**What the exercise asks**
After locating the line that contains "w_2? Give the exact integer value." in the data below, set down exactly that line and each one after it through the line that contains "For a linear", and nothing more.

(Stored data)
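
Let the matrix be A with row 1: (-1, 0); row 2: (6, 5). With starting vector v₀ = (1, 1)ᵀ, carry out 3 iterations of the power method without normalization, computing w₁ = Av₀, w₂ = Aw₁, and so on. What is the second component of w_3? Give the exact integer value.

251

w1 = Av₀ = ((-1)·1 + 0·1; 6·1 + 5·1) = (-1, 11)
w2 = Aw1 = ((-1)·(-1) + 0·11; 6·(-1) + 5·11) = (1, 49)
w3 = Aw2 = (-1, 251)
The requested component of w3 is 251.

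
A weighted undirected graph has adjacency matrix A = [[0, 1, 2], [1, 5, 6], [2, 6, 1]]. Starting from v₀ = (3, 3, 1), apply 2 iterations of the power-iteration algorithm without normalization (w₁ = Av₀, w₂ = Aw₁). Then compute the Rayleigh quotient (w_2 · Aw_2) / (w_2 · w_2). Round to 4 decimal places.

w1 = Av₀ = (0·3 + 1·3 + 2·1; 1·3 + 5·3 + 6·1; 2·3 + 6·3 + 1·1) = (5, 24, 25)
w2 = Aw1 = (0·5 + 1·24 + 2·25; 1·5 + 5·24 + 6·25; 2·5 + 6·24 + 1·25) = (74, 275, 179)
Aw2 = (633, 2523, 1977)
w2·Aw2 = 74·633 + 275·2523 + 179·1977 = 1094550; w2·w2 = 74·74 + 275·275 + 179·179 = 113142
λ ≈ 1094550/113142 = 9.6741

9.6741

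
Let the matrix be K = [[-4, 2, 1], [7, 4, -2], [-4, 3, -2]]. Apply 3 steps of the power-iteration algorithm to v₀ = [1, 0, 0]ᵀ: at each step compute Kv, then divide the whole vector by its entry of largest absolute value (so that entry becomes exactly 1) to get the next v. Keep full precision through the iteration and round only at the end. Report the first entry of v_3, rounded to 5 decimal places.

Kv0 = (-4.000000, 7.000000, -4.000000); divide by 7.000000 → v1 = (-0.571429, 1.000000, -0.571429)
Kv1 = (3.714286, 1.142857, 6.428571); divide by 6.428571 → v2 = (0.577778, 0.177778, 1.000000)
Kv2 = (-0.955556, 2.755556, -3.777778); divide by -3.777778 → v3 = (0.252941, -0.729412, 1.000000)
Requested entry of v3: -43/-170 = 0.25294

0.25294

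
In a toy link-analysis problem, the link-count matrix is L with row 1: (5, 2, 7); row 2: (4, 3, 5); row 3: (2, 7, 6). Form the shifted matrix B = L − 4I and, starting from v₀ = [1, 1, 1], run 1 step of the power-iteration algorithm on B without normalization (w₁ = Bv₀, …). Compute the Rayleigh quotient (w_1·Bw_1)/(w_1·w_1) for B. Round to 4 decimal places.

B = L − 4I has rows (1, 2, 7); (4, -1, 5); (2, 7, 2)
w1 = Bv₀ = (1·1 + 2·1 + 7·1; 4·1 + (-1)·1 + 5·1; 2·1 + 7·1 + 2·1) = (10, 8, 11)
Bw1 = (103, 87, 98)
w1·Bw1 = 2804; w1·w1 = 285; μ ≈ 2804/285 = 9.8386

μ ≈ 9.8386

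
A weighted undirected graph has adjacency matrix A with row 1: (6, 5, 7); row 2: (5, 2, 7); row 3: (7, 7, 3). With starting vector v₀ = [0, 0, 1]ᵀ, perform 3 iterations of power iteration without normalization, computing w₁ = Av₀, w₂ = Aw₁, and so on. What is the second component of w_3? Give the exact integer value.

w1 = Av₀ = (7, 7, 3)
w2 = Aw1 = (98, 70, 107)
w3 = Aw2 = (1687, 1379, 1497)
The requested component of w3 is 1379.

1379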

---

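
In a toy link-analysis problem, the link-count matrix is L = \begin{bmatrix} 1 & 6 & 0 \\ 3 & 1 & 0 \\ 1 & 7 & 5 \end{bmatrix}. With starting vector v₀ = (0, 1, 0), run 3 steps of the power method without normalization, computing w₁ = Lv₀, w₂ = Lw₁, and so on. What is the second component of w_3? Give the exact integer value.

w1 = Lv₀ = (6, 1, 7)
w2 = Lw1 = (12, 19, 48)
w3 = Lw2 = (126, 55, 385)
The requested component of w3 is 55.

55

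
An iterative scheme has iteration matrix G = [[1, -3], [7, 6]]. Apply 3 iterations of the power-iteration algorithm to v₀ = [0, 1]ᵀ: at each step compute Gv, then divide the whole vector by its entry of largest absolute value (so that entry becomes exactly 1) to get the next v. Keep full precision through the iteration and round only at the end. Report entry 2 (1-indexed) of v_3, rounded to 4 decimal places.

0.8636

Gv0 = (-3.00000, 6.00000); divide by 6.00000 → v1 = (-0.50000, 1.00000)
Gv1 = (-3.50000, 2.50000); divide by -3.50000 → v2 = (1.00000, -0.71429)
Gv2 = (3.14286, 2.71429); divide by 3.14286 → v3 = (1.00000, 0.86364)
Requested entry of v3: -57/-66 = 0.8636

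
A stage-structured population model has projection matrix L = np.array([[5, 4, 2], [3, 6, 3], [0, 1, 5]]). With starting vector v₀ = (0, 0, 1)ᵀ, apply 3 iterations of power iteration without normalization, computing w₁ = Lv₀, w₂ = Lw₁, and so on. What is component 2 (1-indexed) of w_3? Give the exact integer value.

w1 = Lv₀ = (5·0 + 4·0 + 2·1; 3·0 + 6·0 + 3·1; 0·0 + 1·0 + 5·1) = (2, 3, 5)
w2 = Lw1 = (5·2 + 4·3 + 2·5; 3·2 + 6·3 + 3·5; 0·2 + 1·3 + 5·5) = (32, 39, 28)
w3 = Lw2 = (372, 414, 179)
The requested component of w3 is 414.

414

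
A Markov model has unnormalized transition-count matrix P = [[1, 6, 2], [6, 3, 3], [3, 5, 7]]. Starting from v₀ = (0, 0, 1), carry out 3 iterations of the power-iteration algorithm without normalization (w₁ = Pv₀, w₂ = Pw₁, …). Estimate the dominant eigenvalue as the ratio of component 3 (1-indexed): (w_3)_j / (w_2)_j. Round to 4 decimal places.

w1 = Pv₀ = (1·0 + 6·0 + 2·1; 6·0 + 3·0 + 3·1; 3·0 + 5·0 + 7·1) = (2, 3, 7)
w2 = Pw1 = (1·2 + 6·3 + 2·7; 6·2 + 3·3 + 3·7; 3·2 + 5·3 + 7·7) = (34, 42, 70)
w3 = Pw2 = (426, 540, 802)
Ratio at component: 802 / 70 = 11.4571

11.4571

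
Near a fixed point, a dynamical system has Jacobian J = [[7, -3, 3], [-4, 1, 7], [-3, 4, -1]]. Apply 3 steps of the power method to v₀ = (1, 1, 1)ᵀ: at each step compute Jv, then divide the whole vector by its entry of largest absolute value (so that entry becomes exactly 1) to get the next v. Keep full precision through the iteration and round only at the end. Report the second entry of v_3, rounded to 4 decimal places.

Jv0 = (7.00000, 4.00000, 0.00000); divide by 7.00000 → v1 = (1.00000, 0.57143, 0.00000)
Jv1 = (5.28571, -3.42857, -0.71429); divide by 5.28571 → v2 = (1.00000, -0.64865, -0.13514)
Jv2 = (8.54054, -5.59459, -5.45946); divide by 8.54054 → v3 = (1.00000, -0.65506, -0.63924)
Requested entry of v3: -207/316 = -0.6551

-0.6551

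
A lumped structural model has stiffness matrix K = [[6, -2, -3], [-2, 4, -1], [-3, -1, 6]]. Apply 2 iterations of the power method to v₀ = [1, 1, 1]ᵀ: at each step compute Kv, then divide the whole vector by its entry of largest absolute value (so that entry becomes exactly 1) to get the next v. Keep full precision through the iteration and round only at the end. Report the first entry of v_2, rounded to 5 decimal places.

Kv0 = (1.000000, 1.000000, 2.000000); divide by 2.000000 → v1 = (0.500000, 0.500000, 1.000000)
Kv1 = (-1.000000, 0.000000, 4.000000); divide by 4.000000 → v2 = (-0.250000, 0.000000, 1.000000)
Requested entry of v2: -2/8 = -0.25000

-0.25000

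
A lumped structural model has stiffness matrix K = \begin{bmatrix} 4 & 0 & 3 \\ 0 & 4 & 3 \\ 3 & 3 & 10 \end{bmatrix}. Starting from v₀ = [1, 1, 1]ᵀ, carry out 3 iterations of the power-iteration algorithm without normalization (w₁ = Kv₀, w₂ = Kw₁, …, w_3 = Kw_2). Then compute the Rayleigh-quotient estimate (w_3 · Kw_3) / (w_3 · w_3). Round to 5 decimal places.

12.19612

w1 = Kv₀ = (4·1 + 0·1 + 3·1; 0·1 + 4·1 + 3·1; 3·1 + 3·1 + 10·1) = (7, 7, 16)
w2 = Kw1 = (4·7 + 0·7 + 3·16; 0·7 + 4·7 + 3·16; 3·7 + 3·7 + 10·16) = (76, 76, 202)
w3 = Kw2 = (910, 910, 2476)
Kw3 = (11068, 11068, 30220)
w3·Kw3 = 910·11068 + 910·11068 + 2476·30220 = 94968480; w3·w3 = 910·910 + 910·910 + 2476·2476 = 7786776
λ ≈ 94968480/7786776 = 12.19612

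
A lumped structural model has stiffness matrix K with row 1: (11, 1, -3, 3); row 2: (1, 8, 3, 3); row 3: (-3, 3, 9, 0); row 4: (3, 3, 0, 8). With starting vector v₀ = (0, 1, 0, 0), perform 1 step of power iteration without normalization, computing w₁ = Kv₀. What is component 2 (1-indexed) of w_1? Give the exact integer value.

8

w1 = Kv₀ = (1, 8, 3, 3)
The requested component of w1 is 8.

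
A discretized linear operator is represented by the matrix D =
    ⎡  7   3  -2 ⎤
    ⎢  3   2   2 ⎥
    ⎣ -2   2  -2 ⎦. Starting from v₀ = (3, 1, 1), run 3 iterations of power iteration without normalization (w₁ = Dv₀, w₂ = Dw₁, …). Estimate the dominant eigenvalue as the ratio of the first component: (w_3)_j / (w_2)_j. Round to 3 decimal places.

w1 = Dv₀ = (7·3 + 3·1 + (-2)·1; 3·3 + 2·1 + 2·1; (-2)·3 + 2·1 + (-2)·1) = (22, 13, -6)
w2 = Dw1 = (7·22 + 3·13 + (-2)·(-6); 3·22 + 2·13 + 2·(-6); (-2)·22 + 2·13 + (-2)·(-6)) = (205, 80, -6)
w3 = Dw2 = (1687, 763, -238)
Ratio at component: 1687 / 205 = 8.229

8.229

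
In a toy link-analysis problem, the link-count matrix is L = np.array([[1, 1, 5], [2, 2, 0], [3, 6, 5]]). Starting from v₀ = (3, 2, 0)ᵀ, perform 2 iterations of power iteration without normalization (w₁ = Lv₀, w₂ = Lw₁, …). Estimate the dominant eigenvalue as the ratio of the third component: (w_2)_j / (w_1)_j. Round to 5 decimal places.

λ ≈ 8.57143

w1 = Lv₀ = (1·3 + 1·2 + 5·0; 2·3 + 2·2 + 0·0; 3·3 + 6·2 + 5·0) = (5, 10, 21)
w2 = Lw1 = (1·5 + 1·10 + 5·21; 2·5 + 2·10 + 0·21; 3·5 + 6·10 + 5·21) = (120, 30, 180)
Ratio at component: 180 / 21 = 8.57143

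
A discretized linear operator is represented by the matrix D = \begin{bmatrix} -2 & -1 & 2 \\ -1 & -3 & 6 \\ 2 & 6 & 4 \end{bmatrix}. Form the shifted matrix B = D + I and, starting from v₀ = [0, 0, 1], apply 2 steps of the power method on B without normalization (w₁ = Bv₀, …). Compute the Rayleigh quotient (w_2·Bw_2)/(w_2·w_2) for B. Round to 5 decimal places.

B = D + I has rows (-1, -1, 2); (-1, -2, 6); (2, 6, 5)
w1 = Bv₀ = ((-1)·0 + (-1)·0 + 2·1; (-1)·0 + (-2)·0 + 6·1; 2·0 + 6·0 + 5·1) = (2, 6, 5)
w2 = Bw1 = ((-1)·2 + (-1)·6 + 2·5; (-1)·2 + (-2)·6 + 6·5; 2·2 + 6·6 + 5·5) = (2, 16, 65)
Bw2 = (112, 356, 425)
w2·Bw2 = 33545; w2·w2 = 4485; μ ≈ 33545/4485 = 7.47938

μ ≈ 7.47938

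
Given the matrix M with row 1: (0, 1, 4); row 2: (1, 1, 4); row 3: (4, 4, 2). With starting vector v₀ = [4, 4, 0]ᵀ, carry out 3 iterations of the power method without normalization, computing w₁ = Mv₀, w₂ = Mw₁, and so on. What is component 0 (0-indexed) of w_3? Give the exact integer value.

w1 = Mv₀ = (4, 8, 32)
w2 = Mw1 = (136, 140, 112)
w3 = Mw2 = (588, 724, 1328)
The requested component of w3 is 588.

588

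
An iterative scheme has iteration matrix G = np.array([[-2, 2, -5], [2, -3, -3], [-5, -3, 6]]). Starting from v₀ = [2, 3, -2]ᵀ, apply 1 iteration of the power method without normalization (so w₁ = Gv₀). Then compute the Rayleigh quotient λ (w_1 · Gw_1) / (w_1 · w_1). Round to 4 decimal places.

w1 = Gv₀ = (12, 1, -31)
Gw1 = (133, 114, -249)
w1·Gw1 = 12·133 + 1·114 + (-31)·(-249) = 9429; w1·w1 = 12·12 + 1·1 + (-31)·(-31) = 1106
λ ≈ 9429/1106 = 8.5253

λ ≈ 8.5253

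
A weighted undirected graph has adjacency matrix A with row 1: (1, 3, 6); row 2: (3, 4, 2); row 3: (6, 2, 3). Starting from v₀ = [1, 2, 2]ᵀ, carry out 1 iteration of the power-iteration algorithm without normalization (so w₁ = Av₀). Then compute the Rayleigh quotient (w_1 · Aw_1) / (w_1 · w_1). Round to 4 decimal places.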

==

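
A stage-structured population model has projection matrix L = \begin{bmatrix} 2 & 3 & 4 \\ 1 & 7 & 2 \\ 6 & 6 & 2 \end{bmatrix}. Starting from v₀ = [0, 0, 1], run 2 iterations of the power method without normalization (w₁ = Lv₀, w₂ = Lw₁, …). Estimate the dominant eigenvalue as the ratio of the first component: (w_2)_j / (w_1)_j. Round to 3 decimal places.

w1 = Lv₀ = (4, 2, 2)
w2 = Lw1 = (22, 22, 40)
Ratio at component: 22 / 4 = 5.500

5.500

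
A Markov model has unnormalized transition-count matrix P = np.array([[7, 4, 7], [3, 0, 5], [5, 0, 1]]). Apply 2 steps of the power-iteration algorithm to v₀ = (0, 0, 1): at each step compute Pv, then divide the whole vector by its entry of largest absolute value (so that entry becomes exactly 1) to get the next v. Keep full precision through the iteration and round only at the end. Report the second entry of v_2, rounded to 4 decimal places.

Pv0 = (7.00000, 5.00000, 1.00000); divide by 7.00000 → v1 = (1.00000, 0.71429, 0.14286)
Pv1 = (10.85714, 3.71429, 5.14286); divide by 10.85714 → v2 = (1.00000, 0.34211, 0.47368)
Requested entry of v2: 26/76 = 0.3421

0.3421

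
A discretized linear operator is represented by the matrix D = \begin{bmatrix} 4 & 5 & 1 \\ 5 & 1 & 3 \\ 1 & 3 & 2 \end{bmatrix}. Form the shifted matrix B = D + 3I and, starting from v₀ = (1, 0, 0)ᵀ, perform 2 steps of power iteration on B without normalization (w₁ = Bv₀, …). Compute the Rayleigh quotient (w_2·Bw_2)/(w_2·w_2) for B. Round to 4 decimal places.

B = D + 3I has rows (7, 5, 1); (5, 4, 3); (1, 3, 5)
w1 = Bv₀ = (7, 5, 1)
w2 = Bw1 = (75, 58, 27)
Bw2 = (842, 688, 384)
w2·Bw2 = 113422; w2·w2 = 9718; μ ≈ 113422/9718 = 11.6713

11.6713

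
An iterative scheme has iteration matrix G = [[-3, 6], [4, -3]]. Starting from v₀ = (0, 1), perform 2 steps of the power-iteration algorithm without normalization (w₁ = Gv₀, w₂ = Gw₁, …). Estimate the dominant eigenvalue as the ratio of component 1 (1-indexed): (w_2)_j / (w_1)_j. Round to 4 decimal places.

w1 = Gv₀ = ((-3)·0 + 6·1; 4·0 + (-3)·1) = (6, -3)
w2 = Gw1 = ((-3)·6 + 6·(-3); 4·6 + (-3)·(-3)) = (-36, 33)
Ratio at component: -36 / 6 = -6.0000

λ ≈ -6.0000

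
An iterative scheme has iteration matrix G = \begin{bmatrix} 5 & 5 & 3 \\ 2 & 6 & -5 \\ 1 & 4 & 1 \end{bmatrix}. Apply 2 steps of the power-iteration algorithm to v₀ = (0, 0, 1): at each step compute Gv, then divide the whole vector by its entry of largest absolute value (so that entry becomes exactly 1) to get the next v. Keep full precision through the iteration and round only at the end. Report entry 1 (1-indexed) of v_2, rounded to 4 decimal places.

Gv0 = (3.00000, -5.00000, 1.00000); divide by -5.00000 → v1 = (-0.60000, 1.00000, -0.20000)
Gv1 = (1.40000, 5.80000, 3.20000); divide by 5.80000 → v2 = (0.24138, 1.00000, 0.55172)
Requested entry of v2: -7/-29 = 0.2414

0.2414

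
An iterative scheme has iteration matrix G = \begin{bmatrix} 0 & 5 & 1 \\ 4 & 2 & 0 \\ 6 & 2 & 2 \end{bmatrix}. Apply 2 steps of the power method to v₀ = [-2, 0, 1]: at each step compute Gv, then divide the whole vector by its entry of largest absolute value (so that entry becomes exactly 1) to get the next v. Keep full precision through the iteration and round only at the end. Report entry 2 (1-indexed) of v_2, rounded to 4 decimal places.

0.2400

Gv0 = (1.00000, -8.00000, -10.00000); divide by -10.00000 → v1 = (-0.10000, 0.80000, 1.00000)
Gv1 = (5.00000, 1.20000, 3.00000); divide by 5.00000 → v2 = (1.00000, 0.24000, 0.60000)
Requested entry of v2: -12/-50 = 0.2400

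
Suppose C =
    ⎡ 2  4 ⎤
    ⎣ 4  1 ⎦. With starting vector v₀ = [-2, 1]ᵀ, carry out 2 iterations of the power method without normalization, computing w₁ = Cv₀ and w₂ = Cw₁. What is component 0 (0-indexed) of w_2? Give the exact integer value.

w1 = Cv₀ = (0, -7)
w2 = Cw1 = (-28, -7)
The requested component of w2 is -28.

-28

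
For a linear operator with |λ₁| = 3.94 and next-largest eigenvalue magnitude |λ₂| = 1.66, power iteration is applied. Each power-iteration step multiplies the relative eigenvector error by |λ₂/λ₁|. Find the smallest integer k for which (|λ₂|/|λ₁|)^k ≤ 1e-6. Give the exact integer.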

**Output**
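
    ⎣ 4  1 ⎦. With starting vector v₀ = [-2, 1]ᵀ, carry out 2 iterations of the power method without normalization, computing w₁ = Cv₀ and w₂ = Cw₁. What is component 0 (0-indexed) of w_2? Give the exact integer value.

w1 = Cv₀ = (0, -7)
w2 = Cw1 = (-28, -7)
The requested component of w2 is -28.

-28

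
For a linear operator with |λ₁| = 3.94 and next-largest eigenvalue magnitude |λ₂| = 1.66, power iteration is applied. Each power-iteration step multiplies the relative eigenvector error by |λ₂/λ₁|. Find the smallest integer k for which (|λ₂|/|λ₁|)^k ≤ 1e-6. Give the exact integer.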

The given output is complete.